_To do_:
Provide the records once more, identical to the original.

------ Source information ------

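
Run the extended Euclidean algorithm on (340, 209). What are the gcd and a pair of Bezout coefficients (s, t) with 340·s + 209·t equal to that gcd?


Euclidean algorithm on (340, 209) — divide until remainder is 0:
  340 = 1 · 209 + 131
  209 = 1 · 131 + 78
  131 = 1 · 78 + 53
  78 = 1 · 53 + 25
  53 = 2 · 25 + 3
  25 = 8 · 3 + 1
  3 = 3 · 1 + 0
gcd(340, 209) = 1.
Track Bezout coefficients alongside the remainders: start with r₀ = 340 = a·1 + b·0 (s = 1, t = 0) and r₁ = 209 = a·0 + b·1 (s = 0, t = 1); each new remainder r_{k+1} = r_{k-1} − q_k·r_k inherits s_{k+1} = s_{k-1} − q_k·s_k, t_{k+1} = t_{k-1} − q_k·t_k, so r_k = a·s_k + b·t_k at every step:
  q = 1: r = 131, s = 1 − 1·0 = 1, t = 0 − 1·1 = -1  (check: 340·1 + 209·(-1) = 131)
  q = 1: r = 78, s = 0 − 1·1 = -1, t = 1 − 1·(-1) = 2  (check: 340·(-1) + 209·2 = 78)
  q = 1: r = 53, s = 1 − 1·(-1) = 2, t = -1 − 1·2 = -3  (check: 340·2 + 209·(-3) = 53)
  q = 1: r = 25, s = -1 − 1·2 = -3, t = 2 − 1·(-3) = 5  (check: 340·(-3) + 209·5 = 25)
  q = 2: r = 3, s = 2 − 2·(-3) = 8, t = -3 − 2·5 = -13  (check: 340·8 + 209·(-13) = 3)
  q = 8: r = 1, s = -3 − 8·8 = -67, t = 5 − 8·(-13) = 109  (check: 340·(-67) + 209·109 = 1)
The row with r = 1 (the gcd) gives the Bezout coefficients s = -67, t = 109.
Result: 340 · (-67) + 209 · (109) = 1.

gcd(340, 209) = 1; s = -67, t = 109 (check: 340·(-67) + 209·109 = 1).


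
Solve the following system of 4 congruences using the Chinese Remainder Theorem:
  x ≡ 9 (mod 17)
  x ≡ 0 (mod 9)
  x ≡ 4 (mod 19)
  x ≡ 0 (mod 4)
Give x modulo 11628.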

------

_Output_:
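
Run the extended Euclidean algorithm on (340, 209). What are the gcd and a pair of Bezout coefficients (s, t) with 340·s + 209·t equal to that gcd?


Euclidean algorithm on (340, 209) — divide until remainder is 0:
  340 = 1 · 209 + 131
  209 = 1 · 131 + 78
  131 = 1 · 78 + 53
  78 = 1 · 53 + 25
  53 = 2 · 25 + 3
  25 = 8 · 3 + 1
  3 = 3 · 1 + 0
gcd(340, 209) = 1.
Track Bezout coefficients alongside the remainders: start with r₀ = 340 = a·1 + b·0 (s = 1, t = 0) and r₁ = 209 = a·0 + b·1 (s = 0, t = 1); each new remainder r_{k+1} = r_{k-1} − q_k·r_k inherits s_{k+1} = s_{k-1} − q_k·s_k, t_{k+1} = t_{k-1} − q_k·t_k, so r_k = a·s_k + b·t_k at every step:
  q = 1: r = 131, s = 1 − 1·0 = 1, t = 0 − 1·1 = -1  (check: 340·1 + 209·(-1) = 131)
  q = 1: r = 78, s = 0 − 1·1 = -1, t = 1 − 1·(-1) = 2  (check: 340·(-1) + 209·2 = 78)
  q = 1: r = 53, s = 1 − 1·(-1) = 2, t = -1 − 1·2 = -3  (check: 340·2 + 209·(-3) = 53)
  q = 1: r = 25, s = -1 − 1·2 = -3, t = 2 − 1·(-3) = 5  (check: 340·(-3) + 209·5 = 25)
  q = 2: r = 3, s = 2 − 2·(-3) = 8, t = -3 − 2·5 = -13  (check: 340·8 + 209·(-13) = 3)
  q = 8: r = 1, s = -3 − 8·8 = -67, t = 5 − 8·(-13) = 109  (check: 340·(-67) + 209·109 = 1)
The row with r = 1 (the gcd) gives the Bezout coefficients s = -67, t = 109.
Result: 340 · (-67) + 209 · (109) = 1.

gcd(340, 209) = 1; s = -67, t = 109 (check: 340·(-67) + 209·109 = 1).


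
Solve the following system of 4 congruences using the Chinese Remainder Theorem:
  x ≡ 9 (mod 17)
  x ≡ 0 (mod 9)
  x ≡ 4 (mod 19)
  x ≡ 0 (mod 4)
Give x modulo 11628.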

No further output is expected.